Task brief:
When the line containing "What is a(-61, 63)" appears in the data below, begin copying there and stop only after the line containing "Answer: $4732$".
● ● ● ● ●
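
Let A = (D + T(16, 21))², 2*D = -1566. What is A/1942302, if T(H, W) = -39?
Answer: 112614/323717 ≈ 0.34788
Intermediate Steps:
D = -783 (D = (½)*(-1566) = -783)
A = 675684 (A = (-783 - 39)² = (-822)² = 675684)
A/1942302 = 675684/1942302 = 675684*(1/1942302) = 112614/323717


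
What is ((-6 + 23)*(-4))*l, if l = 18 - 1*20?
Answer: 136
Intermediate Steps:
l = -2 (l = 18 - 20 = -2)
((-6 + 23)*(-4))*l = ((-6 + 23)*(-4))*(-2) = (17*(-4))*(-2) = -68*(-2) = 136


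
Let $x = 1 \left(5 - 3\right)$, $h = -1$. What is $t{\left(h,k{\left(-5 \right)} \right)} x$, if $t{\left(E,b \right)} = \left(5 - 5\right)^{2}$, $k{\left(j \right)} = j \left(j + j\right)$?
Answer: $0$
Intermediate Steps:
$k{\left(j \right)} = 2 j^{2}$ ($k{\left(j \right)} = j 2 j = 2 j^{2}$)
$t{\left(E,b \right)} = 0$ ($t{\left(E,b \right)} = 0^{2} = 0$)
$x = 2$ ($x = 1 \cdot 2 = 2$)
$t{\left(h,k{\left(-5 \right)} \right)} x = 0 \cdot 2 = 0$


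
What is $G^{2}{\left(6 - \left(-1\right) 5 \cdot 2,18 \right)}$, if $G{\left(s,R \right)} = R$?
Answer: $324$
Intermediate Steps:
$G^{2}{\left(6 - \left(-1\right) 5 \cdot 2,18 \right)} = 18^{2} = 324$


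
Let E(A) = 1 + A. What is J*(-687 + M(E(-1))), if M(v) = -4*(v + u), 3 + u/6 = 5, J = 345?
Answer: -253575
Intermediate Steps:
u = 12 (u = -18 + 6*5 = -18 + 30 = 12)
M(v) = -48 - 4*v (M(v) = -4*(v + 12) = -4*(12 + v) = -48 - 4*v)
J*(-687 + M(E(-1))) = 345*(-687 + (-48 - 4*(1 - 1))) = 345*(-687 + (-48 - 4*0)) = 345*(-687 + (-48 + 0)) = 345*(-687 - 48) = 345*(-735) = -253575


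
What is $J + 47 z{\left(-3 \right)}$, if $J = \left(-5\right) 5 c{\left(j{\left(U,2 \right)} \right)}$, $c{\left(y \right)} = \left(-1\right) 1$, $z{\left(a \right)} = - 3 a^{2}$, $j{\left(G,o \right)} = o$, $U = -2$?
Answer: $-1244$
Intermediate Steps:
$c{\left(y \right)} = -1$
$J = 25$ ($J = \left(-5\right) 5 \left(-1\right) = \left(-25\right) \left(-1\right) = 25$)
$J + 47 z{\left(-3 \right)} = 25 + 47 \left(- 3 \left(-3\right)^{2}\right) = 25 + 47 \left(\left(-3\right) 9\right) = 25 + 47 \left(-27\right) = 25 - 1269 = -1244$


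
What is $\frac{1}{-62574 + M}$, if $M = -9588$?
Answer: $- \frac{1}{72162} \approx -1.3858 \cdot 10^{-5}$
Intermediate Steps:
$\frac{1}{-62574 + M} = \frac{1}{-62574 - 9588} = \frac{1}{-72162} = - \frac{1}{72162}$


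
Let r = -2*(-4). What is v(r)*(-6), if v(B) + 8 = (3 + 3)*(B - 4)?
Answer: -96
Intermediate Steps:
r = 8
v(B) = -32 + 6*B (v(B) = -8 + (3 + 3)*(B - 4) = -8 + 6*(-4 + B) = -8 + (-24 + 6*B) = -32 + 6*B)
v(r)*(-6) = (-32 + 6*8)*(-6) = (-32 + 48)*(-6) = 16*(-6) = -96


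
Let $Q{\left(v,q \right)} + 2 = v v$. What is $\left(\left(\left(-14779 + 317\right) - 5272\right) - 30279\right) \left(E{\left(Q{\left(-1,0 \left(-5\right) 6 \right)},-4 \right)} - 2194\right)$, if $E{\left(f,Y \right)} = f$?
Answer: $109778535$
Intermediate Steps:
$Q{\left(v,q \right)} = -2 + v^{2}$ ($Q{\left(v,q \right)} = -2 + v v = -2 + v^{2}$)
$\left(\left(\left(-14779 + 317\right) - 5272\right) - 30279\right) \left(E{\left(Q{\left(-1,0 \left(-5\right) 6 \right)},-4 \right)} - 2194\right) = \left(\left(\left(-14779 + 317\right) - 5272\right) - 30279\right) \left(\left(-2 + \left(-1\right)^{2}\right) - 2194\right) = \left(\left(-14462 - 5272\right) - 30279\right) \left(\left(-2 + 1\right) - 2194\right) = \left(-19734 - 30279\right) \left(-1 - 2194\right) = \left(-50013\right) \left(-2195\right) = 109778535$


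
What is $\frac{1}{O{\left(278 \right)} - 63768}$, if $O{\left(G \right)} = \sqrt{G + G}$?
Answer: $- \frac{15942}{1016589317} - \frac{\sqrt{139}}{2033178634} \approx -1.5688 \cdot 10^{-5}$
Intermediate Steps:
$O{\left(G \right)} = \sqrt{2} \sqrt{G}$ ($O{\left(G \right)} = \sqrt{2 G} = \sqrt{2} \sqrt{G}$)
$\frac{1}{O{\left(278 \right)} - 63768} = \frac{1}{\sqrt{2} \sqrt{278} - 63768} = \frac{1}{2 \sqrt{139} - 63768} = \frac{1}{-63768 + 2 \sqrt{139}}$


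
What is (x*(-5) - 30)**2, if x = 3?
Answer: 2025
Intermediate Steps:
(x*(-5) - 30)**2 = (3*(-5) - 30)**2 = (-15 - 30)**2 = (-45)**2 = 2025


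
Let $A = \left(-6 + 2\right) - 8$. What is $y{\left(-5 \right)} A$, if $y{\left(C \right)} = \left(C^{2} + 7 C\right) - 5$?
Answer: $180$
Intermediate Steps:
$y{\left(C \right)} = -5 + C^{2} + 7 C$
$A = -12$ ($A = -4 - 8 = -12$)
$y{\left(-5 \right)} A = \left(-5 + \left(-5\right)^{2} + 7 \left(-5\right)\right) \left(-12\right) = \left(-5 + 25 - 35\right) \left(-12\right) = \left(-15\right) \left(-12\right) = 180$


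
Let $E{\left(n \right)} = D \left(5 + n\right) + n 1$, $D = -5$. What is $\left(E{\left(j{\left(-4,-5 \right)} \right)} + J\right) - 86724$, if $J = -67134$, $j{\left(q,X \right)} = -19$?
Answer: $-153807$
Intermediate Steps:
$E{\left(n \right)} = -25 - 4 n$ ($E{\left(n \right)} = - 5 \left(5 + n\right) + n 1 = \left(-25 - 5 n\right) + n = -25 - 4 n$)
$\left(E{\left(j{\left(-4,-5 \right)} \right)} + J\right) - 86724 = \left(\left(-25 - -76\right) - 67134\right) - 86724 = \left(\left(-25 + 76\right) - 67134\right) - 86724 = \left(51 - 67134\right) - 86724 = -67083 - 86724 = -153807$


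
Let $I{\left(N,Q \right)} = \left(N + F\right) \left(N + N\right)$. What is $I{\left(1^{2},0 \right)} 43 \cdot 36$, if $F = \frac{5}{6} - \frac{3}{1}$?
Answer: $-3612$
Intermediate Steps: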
● ● ● ● ●
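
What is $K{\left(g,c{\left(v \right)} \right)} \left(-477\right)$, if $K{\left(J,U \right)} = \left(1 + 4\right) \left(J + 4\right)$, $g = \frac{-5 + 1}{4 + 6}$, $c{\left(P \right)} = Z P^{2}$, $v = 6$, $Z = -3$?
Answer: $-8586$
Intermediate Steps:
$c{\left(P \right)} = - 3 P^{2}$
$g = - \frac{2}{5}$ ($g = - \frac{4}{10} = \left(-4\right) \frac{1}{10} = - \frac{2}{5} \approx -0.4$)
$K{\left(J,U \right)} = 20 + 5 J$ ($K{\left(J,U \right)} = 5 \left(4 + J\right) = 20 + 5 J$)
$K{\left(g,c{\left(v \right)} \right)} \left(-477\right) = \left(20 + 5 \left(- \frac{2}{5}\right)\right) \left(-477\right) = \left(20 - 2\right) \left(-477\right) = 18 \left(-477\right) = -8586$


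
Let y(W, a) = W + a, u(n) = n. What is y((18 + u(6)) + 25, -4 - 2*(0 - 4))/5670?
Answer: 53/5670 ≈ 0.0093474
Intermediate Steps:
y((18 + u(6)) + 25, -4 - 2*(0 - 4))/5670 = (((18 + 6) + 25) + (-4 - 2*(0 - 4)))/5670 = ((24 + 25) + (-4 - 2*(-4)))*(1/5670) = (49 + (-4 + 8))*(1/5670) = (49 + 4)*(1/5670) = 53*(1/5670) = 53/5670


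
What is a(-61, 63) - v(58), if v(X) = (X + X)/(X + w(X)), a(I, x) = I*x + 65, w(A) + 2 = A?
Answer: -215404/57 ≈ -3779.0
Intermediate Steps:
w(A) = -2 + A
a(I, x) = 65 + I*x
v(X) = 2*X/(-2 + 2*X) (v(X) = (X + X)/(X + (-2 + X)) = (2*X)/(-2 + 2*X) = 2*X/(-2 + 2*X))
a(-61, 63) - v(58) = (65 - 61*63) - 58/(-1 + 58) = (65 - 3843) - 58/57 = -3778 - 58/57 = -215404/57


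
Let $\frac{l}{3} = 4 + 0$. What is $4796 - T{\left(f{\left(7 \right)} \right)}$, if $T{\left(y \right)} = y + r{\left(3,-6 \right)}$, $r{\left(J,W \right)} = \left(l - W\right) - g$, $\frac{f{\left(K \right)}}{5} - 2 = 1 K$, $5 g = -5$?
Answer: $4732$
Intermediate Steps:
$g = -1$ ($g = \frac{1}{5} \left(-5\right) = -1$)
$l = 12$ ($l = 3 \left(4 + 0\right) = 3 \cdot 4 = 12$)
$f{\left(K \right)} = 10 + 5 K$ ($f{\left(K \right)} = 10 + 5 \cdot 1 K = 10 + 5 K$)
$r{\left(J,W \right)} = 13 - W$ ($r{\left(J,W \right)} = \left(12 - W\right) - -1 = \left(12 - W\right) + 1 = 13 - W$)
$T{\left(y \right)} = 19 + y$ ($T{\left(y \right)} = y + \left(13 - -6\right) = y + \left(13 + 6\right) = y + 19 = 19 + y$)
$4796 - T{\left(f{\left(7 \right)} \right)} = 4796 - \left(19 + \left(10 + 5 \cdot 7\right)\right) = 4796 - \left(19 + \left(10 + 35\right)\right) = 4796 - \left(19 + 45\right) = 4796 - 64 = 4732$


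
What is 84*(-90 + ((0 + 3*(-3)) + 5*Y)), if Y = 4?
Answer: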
● ● ● ● ●
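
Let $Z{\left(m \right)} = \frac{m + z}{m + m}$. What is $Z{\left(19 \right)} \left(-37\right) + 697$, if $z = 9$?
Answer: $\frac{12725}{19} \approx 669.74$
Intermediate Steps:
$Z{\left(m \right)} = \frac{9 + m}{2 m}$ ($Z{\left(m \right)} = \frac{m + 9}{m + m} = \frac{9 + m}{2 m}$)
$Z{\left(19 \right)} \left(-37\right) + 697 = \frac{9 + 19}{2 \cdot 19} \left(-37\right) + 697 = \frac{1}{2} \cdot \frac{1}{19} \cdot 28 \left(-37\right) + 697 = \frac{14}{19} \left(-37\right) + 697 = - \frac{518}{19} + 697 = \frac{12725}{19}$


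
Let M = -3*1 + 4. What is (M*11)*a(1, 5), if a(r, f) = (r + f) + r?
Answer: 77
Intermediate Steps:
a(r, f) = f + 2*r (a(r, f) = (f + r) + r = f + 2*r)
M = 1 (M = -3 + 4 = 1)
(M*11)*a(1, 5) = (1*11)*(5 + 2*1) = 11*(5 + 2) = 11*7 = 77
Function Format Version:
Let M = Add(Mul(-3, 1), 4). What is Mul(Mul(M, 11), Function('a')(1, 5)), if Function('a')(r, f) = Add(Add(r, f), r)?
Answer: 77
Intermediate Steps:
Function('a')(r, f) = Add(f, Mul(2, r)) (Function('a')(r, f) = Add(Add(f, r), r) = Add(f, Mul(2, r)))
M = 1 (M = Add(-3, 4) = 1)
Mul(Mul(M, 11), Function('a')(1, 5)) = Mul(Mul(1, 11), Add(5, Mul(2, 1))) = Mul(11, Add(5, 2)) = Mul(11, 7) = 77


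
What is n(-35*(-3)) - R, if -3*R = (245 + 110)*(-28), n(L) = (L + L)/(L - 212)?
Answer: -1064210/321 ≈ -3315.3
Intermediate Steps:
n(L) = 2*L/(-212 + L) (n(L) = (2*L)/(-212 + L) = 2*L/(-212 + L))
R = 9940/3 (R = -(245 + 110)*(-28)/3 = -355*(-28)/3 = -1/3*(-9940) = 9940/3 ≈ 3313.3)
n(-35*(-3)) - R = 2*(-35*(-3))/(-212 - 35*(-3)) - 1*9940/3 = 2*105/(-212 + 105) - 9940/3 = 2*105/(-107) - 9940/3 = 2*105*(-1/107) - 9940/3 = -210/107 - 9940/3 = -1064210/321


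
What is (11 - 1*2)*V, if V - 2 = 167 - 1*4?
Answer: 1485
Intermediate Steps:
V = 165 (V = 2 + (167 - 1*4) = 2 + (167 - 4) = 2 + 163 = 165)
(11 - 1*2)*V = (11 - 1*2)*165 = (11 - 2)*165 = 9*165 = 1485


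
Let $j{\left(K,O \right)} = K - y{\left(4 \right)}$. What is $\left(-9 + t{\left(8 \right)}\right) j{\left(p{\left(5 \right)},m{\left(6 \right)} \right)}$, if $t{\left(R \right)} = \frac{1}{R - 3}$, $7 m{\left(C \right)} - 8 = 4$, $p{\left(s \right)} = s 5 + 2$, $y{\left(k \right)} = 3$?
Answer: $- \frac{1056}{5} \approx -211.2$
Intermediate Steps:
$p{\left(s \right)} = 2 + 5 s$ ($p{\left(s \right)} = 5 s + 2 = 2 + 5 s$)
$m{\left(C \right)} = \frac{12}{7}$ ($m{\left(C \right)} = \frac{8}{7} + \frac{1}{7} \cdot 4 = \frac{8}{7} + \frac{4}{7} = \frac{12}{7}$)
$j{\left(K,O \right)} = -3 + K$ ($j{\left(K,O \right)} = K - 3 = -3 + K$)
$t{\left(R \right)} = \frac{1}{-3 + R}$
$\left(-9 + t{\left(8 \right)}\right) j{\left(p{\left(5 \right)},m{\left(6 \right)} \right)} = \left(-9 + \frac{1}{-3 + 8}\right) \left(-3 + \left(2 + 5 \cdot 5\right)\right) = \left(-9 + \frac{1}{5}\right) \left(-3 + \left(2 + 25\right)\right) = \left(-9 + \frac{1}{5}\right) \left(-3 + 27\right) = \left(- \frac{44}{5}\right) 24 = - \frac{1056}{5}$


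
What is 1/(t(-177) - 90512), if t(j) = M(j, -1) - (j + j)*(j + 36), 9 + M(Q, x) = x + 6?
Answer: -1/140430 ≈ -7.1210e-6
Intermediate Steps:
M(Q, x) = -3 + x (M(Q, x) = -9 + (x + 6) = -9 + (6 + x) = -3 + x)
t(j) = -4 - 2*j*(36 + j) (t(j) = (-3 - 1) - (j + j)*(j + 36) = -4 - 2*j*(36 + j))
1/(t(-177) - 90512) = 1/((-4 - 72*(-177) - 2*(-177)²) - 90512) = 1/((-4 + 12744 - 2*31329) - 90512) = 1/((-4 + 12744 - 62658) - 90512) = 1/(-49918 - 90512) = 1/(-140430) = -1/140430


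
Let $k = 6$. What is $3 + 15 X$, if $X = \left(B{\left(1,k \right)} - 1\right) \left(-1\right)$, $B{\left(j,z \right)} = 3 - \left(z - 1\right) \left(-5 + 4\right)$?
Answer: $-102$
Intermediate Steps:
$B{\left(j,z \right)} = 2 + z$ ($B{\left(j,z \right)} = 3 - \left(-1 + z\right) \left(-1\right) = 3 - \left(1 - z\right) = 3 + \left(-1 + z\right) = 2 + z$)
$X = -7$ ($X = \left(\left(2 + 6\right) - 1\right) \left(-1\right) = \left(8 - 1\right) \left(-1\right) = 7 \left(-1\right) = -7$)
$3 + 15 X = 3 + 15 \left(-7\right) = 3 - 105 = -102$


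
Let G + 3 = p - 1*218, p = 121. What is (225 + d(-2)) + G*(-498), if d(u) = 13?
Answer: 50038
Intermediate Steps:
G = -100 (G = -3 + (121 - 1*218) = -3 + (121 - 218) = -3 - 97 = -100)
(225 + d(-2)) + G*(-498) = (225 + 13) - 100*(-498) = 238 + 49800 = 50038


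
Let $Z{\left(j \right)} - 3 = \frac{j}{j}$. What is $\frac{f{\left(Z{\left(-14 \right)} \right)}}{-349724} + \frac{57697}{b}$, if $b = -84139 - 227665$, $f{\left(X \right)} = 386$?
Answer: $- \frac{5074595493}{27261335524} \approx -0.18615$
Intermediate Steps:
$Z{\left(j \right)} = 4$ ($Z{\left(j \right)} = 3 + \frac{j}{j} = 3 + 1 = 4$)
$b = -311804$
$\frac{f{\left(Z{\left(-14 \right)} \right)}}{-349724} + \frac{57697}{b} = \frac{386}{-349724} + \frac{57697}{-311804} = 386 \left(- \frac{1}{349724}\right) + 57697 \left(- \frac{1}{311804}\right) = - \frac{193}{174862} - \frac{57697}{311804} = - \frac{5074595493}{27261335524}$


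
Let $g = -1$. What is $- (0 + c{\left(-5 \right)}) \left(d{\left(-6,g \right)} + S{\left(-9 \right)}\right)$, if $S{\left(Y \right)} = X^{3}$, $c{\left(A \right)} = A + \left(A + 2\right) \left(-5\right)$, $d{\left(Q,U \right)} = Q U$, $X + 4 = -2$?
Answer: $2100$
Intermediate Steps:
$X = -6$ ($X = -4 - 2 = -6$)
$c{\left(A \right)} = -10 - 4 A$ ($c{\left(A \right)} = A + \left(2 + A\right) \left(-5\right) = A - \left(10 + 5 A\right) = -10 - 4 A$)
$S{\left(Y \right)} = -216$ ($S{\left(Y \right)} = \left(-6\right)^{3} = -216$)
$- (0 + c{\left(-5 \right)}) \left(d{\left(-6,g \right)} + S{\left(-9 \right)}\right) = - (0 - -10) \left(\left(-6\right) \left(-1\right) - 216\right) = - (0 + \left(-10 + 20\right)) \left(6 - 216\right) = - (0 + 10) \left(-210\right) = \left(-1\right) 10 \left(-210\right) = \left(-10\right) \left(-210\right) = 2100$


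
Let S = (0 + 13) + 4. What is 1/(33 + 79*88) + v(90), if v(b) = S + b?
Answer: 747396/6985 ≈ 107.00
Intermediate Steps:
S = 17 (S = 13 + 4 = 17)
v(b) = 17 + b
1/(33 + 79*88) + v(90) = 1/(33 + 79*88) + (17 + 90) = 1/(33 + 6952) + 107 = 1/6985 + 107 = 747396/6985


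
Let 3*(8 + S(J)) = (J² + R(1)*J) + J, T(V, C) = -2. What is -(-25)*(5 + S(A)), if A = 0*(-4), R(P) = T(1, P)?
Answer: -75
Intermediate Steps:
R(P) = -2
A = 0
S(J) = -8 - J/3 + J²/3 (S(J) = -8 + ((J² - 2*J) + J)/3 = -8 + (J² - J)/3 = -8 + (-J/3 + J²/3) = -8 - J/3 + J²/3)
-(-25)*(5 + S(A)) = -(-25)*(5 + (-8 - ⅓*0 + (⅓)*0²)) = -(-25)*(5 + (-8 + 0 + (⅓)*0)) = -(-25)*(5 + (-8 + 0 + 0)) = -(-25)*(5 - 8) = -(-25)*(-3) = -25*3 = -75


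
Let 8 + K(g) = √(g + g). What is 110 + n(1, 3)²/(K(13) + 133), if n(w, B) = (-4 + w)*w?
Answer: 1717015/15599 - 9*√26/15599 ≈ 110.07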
● ● ● ● ●
Solution for this exercise:
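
What is a(-61, 63) - v(58), if v(X) = (X + X)/(X + w(X)), a(I, x) = I*x + 65, w(A) + 2 = A?
Answer: -215404/57 ≈ -3779.0
Intermediate Steps:
w(A) = -2 + A
a(I, x) = 65 + I*x
v(X) = 2*X/(-2 + 2*X) (v(X) = (X + X)/(X + (-2 + X)) = (2*X)/(-2 + 2*X) = 2*X/(-2 + 2*X))
a(-61, 63) - v(58) = (65 - 61*63) - 58/(-1 + 58) = (65 - 3843) - 58/57 = -3778 - 58/57 = -215404/57


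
Let $\frac{l}{3} = 4 + 0$. What is $4796 - T{\left(f{\left(7 \right)} \right)}$, if $T{\left(y \right)} = y + r{\left(3,-6 \right)}$, $r{\left(J,W \right)} = \left(l - W\right) - g$, $\frac{f{\left(K \right)}}{5} - 2 = 1 K$, $5 g = -5$?
Answer: $4732$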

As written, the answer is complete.